**Information provided**

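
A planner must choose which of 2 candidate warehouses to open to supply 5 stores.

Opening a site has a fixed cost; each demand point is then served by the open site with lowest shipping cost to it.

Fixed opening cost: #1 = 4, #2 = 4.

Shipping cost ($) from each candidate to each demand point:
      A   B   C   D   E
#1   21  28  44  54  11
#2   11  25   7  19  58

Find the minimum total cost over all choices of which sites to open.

Open {#1, #2}: assign each demand point to its cheapest open site.
  A→#2 11, B→#2 25, C→#2 7, D→#2 19, E→#1 11
  shipping cost 73, fixed 8 → total 81.
Compare {#2}: shipping cost 120 + fixed 4 = 124.
Compare {#1}: shipping cost 158 + fixed 4 = 162.

81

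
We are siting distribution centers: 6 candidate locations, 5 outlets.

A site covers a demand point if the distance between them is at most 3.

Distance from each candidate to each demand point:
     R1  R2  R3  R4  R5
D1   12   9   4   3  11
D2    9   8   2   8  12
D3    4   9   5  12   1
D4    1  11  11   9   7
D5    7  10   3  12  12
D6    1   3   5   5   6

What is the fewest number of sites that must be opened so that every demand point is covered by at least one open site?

4

Coverage sets (demand points within 3 of each site):
  D1: {R4}
  D2: {R3}
  D3: {R5}
  D4: {R1}
  D5: {R3}
  D6: {R1, R2}
No 3 sites suffice: every size-3 union leaves at least one demand point uncovered.
But {D1, D2, D3, D6} covers everything, so the minimum is 4.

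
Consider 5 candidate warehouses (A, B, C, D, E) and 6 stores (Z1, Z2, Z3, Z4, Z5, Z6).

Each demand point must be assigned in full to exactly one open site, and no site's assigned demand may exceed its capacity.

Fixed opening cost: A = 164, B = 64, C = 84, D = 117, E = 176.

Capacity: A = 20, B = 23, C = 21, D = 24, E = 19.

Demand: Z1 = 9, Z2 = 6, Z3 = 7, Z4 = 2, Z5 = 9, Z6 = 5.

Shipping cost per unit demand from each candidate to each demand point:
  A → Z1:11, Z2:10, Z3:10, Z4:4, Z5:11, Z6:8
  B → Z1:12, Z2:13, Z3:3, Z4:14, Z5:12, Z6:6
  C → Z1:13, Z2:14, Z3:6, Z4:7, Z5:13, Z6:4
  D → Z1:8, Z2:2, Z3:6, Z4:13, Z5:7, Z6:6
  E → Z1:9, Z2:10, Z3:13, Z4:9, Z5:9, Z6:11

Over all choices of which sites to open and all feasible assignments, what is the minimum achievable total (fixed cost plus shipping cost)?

407

Open {B, D}; cheapest assignment that respects the capacities:
  B (cap 23, load 14): Z3, Z4, Z6 — cost 7×3 + 2×14 + 5×6 = 79
  D (cap 24, load 24): Z1, Z2, Z5 — cost 9×8 + 6×2 + 9×7 = 147
  Shipping 226, fixed 181 → total 407.
  Any other capacity-feasible assignment to {B, D} ships for at least 226.
Compare {C, D}: its best feasible assignment gives total 424.
Compare {B, C, D}: its best feasible assignment gives total 467.
Every other set of open sites that can feasibly serve all demand totals ≥ 424 even under its best assignment. Minimum: 407.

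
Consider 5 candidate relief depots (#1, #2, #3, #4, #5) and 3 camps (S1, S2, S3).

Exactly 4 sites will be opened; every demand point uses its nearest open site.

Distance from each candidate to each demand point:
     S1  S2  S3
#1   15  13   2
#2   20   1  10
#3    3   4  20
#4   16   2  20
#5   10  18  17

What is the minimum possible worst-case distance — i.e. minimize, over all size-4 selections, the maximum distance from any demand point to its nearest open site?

3

Open {#1, #2, #3, #4}.
  Farthest demand point is S1 at distance 3 (to #3); all others are ≤ 3.
With {#1, #2, #3, #5} the worst case is 3.
With {#1, #3, #4, #5} the worst case is 3.
No size-4 selection achieves below 3.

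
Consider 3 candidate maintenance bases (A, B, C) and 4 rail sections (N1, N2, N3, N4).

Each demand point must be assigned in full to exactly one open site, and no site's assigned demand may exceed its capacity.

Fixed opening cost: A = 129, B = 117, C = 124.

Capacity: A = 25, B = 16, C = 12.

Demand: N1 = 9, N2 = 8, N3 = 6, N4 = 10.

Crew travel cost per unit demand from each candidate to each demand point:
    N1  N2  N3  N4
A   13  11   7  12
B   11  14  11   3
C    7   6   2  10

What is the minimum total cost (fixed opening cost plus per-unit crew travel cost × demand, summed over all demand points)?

523

Open {A, B}; cheapest assignment that respects the capacities:
  A (cap 25, load 23): N1, N2, N3 — cost 9×13 + 8×11 + 6×7 = 247
  B (cap 16, load 10): N4 — cost 10×3 = 30
  Shipping 277, fixed 246 → total 523.
  Any other capacity-feasible assignment to {A, B} ships for at least 277.
Compare {A, C}: its best feasible assignment gives total 566.
Compare {A, B, C}: its best feasible assignment gives total 593.
Every other set of open sites that can feasibly serve all demand totals ≥ 566 even under its best assignment. Minimum: 523.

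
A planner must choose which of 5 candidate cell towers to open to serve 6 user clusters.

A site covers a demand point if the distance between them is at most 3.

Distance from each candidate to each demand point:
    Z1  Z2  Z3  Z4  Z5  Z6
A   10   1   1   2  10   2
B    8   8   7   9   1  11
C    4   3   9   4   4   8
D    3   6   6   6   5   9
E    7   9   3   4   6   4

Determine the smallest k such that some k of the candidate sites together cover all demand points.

Coverage sets (demand points within 3 of each site):
  A: {Z2, Z3, Z4, Z6}
  B: {Z5}
  C: {Z2}
  D: {Z1}
  E: {Z3}
No 2 sites suffice: every size-2 union leaves at least one demand point uncovered.
But {A, B, D} covers everything, so the minimum is 3.

3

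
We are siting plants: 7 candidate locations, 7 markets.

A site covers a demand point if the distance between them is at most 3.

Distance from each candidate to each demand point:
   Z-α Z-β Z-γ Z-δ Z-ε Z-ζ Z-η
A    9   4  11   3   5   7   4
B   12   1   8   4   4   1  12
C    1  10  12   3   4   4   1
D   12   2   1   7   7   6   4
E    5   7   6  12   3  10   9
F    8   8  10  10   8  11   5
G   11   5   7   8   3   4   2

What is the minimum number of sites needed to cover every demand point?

Coverage sets (demand points within 3 of each site):
  A: {Z-δ}
  B: {Z-β, Z-ζ}
  C: {Z-α, Z-δ, Z-η}
  D: {Z-β, Z-γ}
  E: {Z-ε}
  F: {}
  G: {Z-ε, Z-η}
No 3 sites suffice: every size-3 union leaves at least one demand point uncovered.
But {B, C, D, E} covers everything, so the minimum is 4.

4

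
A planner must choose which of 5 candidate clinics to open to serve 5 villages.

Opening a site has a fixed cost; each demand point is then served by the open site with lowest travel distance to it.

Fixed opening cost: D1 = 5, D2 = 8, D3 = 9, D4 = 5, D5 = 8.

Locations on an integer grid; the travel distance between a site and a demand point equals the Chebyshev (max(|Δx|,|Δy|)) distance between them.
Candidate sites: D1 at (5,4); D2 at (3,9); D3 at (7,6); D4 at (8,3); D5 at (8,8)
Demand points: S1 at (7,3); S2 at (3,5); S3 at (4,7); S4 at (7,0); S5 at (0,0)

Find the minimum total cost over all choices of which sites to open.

21

Open {D1}: assign each demand point to its cheapest open site.
  S1→D1 2, S2→D1 2, S3→D1 3, S4→D1 4, S5→D1 5
  travel distance 16, fixed 5 → total 21.
Compare {D1, D4}: travel distance 14 + fixed 10 = 24.
Compare {D4}: travel distance 21 + fixed 5 = 26.
Compare {D1, D2}: travel distance 15 + fixed 13 = 28.
All other subsets cost ≥ 24. Minimum total cost: 21.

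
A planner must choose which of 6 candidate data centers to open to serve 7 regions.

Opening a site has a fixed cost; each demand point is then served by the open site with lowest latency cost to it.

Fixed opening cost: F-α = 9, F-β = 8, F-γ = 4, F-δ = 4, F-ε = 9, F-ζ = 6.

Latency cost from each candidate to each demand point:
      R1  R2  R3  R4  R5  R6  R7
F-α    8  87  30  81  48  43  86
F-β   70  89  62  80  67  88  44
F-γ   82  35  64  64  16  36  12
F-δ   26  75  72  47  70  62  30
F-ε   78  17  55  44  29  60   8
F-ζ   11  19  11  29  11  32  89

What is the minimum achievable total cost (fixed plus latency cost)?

134

Open {F-ε, F-ζ}: assign each demand point to its cheapest open site.
  R1→F-ζ 11, R2→F-ε 17, R3→F-ζ 11, R4→F-ζ 29, R5→F-ζ 11, R6→F-ζ 32, R7→F-ε 8
  latency cost 119, fixed 15 → total 134.
Compare {F-γ, F-ζ}: latency cost 125 + fixed 10 = 135.
Compare {F-γ, F-ε, F-ζ}: latency cost 119 + fixed 19 = 138.
Compare {F-δ, F-ε, F-ζ}: latency cost 119 + fixed 19 = 138.
All other subsets cost ≥ 135. Minimum total cost: 134.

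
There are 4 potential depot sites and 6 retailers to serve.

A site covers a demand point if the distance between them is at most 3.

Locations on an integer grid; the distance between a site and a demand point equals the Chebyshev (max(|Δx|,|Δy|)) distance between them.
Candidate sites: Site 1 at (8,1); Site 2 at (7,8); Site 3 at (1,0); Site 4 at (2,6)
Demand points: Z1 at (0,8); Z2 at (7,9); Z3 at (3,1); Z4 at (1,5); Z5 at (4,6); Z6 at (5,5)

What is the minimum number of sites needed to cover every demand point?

3

Coverage sets (demand points within 3 of each site):
  Site 1: {}
  Site 2: {Z2, Z5, Z6}
  Site 3: {Z3}
  Site 4: {Z1, Z4, Z5, Z6}
No 2 sites suffice: every size-2 union leaves at least one demand point uncovered.
But {Site 2, Site 3, Site 4} covers everything, so the minimum is 3.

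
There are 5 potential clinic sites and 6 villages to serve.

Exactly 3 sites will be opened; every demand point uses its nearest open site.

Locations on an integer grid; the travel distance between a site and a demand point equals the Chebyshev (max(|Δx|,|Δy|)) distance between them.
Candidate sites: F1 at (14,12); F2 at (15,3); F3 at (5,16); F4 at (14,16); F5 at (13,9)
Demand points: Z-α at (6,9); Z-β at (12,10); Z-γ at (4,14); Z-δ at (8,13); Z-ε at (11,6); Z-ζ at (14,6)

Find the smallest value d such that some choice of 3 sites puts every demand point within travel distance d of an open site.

Open {F1, F2, F3}.
  Farthest demand point is Z-α at travel distance 7 (to F3); all others are ≤ 7.
With {F1, F3, F4} the worst case is 7.
With {F1, F3, F5} the worst case is 7.
No size-3 selection achieves below 7.

7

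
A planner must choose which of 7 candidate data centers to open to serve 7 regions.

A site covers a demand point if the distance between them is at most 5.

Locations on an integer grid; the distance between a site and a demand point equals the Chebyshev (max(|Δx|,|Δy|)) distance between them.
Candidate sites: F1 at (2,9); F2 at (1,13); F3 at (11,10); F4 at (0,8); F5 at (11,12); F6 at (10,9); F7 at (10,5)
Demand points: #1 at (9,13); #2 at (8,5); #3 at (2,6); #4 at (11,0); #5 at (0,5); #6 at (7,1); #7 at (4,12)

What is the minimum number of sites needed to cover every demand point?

3

Coverage sets (demand points within 5 of each site):
  F1: {#3, #5, #7}
  F2: {#7}
  F3: {#1, #2}
  F4: {#3, #5, #7}
  F5: {#1}
  F6: {#1, #2}
  F7: {#2, #4, #6}
No 2 sites suffice: every size-2 union leaves at least one demand point uncovered.
But {F1, F3, F7} covers everything, so the minimum is 3.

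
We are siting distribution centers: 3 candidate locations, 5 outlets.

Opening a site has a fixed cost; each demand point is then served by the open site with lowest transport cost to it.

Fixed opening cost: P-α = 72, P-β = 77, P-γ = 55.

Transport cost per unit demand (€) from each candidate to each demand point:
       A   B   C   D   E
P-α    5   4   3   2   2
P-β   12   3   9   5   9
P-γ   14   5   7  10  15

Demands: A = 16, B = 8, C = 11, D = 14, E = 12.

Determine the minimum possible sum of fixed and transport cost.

269

Open {P-α}: assign each demand point to its cheapest open site.
  A→P-α 16×5=80, B→P-α 8×4=32, C→P-α 11×3=33, D→P-α 14×2=28, E→P-α 12×2=24
  transport cost 197, fixed 72 → total 269.
Compare {P-α, P-γ}: transport cost 197 + fixed 127 = 324.
Compare {P-α, P-β}: transport cost 189 + fixed 149 = 338.
Compare {P-α, P-β, P-γ}: transport cost 189 + fixed 204 = 393.
All other subsets cost ≥ 324. Minimum total cost: 269.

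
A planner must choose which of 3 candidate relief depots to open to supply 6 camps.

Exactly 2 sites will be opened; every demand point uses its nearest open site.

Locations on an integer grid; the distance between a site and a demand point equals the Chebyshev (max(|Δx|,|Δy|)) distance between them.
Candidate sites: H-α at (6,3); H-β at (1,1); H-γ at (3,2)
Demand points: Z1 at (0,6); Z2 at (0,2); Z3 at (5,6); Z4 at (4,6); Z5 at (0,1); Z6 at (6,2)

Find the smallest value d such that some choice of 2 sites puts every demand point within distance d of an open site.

4

Open {H-α, H-γ}.
  Farthest demand point is Z1 at distance 4 (to H-γ); all others are ≤ 4.
With {H-β, H-γ} the worst case is 4.
With {H-α, H-β} the worst case is 5.
No size-2 selection achieves below 4.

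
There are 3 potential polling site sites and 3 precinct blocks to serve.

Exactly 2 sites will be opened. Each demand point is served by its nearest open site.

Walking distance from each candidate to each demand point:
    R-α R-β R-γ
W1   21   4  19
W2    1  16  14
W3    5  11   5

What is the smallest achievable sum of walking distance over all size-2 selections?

14

Open {W1, W3}.
  R-α→W3 5, R-β→W1 4, R-γ→W3 5  ⇒ total 14.
Compare {W2, W3}: total 17.
Compare {W1, W2}: total 19.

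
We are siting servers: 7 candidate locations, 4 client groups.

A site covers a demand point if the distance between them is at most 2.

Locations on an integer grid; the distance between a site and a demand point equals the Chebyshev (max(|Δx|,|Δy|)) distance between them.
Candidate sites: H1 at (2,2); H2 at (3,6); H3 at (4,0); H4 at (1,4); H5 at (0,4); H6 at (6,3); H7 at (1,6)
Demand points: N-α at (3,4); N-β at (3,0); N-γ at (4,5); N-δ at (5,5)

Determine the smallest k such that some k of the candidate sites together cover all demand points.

2

Coverage sets (demand points within 2 of each site):
  H1: {N-α, N-β}
  H2: {N-α, N-γ, N-δ}
  H3: {N-β}
  H4: {N-α}
  H5: {}
  H6: {N-γ, N-δ}
  H7: {N-α}
No single site covers all 4 demand points.
But {H1, H2} covers everything, so the minimum is 2.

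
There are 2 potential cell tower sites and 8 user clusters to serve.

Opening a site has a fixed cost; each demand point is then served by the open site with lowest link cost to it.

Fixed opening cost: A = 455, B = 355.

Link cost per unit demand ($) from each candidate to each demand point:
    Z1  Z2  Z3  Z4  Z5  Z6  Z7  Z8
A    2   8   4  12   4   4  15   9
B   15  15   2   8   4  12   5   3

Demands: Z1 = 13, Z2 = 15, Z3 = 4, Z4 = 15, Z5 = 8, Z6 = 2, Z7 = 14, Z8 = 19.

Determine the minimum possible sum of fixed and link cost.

1086

Open {B}: assign each demand point to its cheapest open site.
  Z1→B 13×15=195, Z2→B 15×15=225, Z3→B 4×2=8, Z4→B 15×8=120, Z5→B 8×4=32, Z6→B 2×12=24, Z7→B 14×5=70, Z8→B 19×3=57
  link cost 731, fixed 355 → total 1086.
Compare {A}: link cost 763 + fixed 455 = 1218.
Compare {A, B}: link cost 441 + fixed 810 = 1251.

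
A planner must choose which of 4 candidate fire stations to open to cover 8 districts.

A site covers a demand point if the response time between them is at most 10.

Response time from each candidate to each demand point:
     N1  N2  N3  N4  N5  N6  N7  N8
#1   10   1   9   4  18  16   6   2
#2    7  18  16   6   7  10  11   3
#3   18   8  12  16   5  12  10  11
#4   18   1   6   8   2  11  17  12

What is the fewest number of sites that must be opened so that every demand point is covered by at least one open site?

2

Coverage sets (demand points within 10 of each site):
  #1: {N1, N2, N3, N4, N7, N8}
  #2: {N1, N4, N5, N6, N8}
  #3: {N2, N5, N7}
  #4: {N2, N3, N4, N5}
No single site covers all 8 demand points.
But {#1, #2} covers everything, so the minimum is 2.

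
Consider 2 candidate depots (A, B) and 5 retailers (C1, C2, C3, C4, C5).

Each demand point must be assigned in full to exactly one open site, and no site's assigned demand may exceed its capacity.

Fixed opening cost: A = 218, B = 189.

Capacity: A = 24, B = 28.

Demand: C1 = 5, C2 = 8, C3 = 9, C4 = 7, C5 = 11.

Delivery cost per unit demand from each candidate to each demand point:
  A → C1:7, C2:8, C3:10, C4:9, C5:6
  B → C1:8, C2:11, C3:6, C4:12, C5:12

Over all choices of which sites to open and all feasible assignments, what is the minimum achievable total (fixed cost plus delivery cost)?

710

Open {A, B}; cheapest assignment that respects the capacities:
  A (cap 24, load 24): C1, C2, C5 — cost 5×7 + 8×8 + 11×6 = 165
  B (cap 28, load 16): C3, C4 — cost 9×6 + 7×12 = 138
  Shipping 303, fixed 407 → total 710.
  Any other capacity-feasible assignment to {A, B} ships for at least 303.
Total demand is 40 and no other set of sites has combined capacity ≥ 40, so {A, B} is the only feasible choice of open sites. Minimum: 710.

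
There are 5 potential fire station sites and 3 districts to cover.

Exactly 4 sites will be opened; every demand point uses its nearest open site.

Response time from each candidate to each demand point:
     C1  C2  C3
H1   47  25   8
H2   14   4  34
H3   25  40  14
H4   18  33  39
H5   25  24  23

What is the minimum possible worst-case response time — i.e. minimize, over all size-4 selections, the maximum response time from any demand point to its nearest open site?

14

Open {H1, H2, H3, H4}.
  Farthest demand point is C1 at response time 14 (to H2); all others are ≤ 14.
With {H1, H2, H3, H5} the worst case is 14.
With {H1, H2, H4, H5} the worst case is 14.
No size-4 selection achieves below 14.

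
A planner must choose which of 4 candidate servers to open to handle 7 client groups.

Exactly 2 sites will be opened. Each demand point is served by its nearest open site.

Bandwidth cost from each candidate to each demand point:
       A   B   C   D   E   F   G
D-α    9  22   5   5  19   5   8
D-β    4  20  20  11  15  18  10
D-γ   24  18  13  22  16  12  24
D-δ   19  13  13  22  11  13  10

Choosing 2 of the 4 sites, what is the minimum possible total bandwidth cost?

Open {D-α, D-δ}.
  A→D-α 9, B→D-δ 13, C→D-α 5, D→D-α 5, E→D-δ 11, F→D-α 5, G→D-α 8  ⇒ total 56.
Compare {D-α, D-β}: total 62.
Compare {D-α, D-γ}: total 66.
No size-2 selection does better; minimum is 56.

56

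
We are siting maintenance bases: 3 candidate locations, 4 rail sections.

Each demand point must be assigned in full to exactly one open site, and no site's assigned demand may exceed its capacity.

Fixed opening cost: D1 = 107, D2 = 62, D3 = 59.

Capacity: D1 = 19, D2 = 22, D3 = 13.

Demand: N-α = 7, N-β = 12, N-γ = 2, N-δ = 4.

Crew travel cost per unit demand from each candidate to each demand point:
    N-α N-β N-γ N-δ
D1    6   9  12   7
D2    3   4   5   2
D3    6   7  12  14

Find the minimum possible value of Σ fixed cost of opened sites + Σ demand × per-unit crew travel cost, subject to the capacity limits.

Open {D2, D3}; cheapest assignment that respects the capacities:
  D2 (cap 22, load 18): N-β, N-γ, N-δ — cost 12×4 + 2×5 + 4×2 = 66
  D3 (cap 13, load 7): N-α — cost 7×6 = 42
  Shipping 108, fixed 121 → total 229.
  Any other capacity-feasible assignment to {D2, D3} ships for at least 108.
Compare {D1, D2}: its best feasible assignment gives total 276.
Compare {D1, D2, D3}: its best feasible assignment gives total 335.
Every other set of open sites that can feasibly serve all demand totals ≥ 276 even under its best assignment. Minimum: 229.

229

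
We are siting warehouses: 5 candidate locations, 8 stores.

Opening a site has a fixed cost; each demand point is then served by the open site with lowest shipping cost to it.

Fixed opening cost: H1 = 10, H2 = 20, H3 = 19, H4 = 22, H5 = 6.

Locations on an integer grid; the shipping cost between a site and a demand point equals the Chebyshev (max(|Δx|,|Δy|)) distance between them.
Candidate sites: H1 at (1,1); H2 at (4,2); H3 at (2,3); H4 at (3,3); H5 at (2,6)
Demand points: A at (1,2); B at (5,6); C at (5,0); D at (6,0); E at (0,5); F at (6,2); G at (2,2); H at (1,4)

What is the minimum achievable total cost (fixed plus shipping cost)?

37

Open {H5}: assign each demand point to its cheapest open site.
  A→H5 4, B→H5 3, C→H5 6, D→H5 6, E→H5 2, F→H5 4, G→H5 4, H→H5 2
  shipping cost 31, fixed 6 → total 37.
Compare {H1}: shipping cost 28 + fixed 10 = 38.
Compare {H3}: shipping cost 19 + fixed 19 = 38.
Compare {H1, H5}: shipping cost 22 + fixed 16 = 38.
All other subsets cost ≥ 38. Minimum total cost: 37.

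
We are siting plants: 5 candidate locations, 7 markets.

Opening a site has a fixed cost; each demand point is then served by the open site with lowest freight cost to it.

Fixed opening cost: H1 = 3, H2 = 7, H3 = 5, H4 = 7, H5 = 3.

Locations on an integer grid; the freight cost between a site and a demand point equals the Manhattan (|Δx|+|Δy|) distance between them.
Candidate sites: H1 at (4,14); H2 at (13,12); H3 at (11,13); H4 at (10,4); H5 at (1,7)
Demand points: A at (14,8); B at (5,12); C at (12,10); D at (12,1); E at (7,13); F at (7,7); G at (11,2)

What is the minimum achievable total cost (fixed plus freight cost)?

Open {H1, H2, H4}: assign each demand point to its cheapest open site.
  A→H2 5, B→H1 3, C→H2 3, D→H4 5, E→H1 4, F→H4 6, G→H4 3
  freight cost 29, fixed 17 → total 46.
Compare {H1, H4}: freight cost 37 + fixed 10 = 47.
Compare {H1, H3, H4}: freight cost 33 + fixed 15 = 48.
Compare {H3, H4}: freight cost 37 + fixed 12 = 49.
All other subsets cost ≥ 47. Minimum total cost: 46.

46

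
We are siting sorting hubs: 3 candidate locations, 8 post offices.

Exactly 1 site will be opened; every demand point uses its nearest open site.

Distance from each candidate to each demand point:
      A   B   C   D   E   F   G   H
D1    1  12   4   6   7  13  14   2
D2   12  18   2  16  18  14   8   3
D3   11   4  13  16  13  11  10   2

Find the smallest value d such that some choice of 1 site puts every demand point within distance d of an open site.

Open {D1}.
  Farthest demand point is G at distance 14 (to D1); all others are ≤ 14.
With {D3} the worst case is 16.
With {D2} the worst case is 18.
No size-1 selection achieves below 14.

14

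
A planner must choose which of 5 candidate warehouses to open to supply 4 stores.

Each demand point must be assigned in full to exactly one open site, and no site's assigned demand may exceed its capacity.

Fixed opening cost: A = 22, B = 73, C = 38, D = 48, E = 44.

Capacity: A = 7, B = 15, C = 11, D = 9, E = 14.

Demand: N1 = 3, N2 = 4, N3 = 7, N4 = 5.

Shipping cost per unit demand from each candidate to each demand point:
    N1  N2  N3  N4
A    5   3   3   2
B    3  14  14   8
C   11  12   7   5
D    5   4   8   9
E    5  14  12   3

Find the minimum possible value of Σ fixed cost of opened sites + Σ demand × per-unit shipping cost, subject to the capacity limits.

Open {A, E}; cheapest assignment that respects the capacities:
  A (cap 7, load 7): N3 — cost 7×3 = 21
  E (cap 14, load 12): N1, N2, N4 — cost 3×5 + 4×14 + 5×3 = 86
  Shipping 107, fixed 66 → total 173.
  Any other capacity-feasible assignment to {A, E} ships for at least 107.
Compare {A, D, E}: its best feasible assignment gives total 181.
Compare {A, C, D}: its best feasible assignment gives total 185.
Every other set of open sites that can feasibly serve all demand totals ≥ 181 even under its best assignment. Minimum: 173.

173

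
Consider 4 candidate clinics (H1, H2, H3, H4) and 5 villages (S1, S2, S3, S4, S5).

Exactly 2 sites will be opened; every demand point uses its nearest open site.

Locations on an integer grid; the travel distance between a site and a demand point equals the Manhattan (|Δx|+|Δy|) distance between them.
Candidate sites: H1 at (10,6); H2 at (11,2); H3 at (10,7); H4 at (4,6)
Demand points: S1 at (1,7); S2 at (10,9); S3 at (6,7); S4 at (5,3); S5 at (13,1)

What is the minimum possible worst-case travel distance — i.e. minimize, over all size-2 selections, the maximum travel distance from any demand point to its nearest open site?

Open {H1, H4}.
  Farthest demand point is S5 at travel distance 8 (to H1); all others are ≤ 8.
With {H2, H4} the worst case is 8.
With {H1, H3} the worst case is 9.
No size-2 selection achieves below 8.

8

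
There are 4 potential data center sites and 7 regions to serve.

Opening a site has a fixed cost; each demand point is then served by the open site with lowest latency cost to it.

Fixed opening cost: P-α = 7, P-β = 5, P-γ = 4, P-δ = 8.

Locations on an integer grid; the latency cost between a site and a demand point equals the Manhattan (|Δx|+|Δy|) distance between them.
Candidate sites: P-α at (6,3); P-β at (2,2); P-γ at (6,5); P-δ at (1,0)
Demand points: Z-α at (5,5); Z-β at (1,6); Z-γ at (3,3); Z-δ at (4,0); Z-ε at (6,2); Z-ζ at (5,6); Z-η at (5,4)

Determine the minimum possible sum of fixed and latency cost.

Open {P-β, P-γ}: assign each demand point to its cheapest open site.
  Z-α→P-γ 1, Z-β→P-β 5, Z-γ→P-β 2, Z-δ→P-β 4, Z-ε→P-γ 3, Z-ζ→P-γ 2, Z-η→P-γ 2
  latency cost 19, fixed 9 → total 28.
Compare {P-γ}: latency cost 26 + fixed 4 = 30.
Compare {P-α, P-γ}: latency cost 20 + fixed 11 = 31.
Compare {P-α}: latency cost 26 + fixed 7 = 33.
All other subsets cost ≥ 30. Minimum total cost: 28.

28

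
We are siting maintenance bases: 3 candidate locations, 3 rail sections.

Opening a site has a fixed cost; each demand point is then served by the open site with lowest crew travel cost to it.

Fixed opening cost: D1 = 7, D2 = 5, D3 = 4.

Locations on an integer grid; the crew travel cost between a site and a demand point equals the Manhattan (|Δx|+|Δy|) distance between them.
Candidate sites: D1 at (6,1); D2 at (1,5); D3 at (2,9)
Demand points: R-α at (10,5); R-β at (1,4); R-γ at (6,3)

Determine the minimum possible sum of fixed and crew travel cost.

22

Open {D2}: assign each demand point to its cheapest open site.
  R-α→D2 9, R-β→D2 1, R-γ→D2 7
  crew travel cost 17, fixed 5 → total 22.
Compare {D1, D2}: crew travel cost 11 + fixed 12 = 23.
Compare {D1}: crew travel cost 18 + fixed 7 = 25.
Compare {D2, D3}: crew travel cost 17 + fixed 9 = 26.
All other subsets cost ≥ 23. Minimum total cost: 22.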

**The task**
Where the line containing "Fixed opening cost: P-α = 7, P-β" appears in the records above, begin copying and continue through the last line; copy each line exactly and include no others.

**Task result**
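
Fixed opening cost: P-α = 7, P-β = 5, P-γ = 4, P-δ = 8.

Locations on an integer grid; the latency cost between a site and a demand point equals the Manhattan (|Δx|+|Δy|) distance between them.
Candidate sites: P-α at (6,3); P-β at (2,2); P-γ at (6,5); P-δ at (1,0)
Demand points: Z-α at (5,5); Z-β at (1,6); Z-γ at (3,3); Z-δ at (4,0); Z-ε at (6,2); Z-ζ at (5,6); Z-η at (5,4)

Determine the minimum possible sum of fixed and latency cost.

Open {P-β, P-γ}: assign each demand point to its cheapest open site.
  Z-α→P-γ 1, Z-β→P-β 5, Z-γ→P-β 2, Z-δ→P-β 4, Z-ε→P-γ 3, Z-ζ→P-γ 2, Z-η→P-γ 2
  latency cost 19, fixed 9 → total 28.
Compare {P-γ}: latency cost 26 + fixed 4 = 30.
Compare {P-α, P-γ}: latency cost 20 + fixed 11 = 31.
Compare {P-α}: latency cost 26 + fixed 7 = 33.
All other subsets cost ≥ 30. Minimum total cost: 28.

28

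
We are siting maintenance bases: 3 candidate locations, 3 rail sections.

Opening a site has a fixed cost; each demand point is then served by the open site with lowest crew travel cost to it.

Fixed opening cost: D1 = 7, D2 = 5, D3 = 4.

Locations on an integer grid; the crew travel cost between a site and a demand point equals the Manhattan (|Δx|+|Δy|) distance between them.
Candidate sites: D1 at (6,1); D2 at (1,5); D3 at (2,9)
Demand points: R-α at (10,5); R-β at (1,4); R-γ at (6,3)

Determine the minimum possible sum of fixed and crew travel cost.

22

Open {D2}: assign each demand point to its cheapest open site.
  R-α→D2 9, R-β→D2 1, R-γ→D2 7
  crew travel cost 17, fixed 5 → total 22.
Compare {D1, D2}: crew travel cost 11 + fixed 12 = 23.
Compare {D1}: crew travel cost 18 + fixed 7 = 25.
Compare {D2, D3}: crew travel cost 17 + fixed 9 = 26.
All other subsets cost ≥ 23. Minimum total cost: 22.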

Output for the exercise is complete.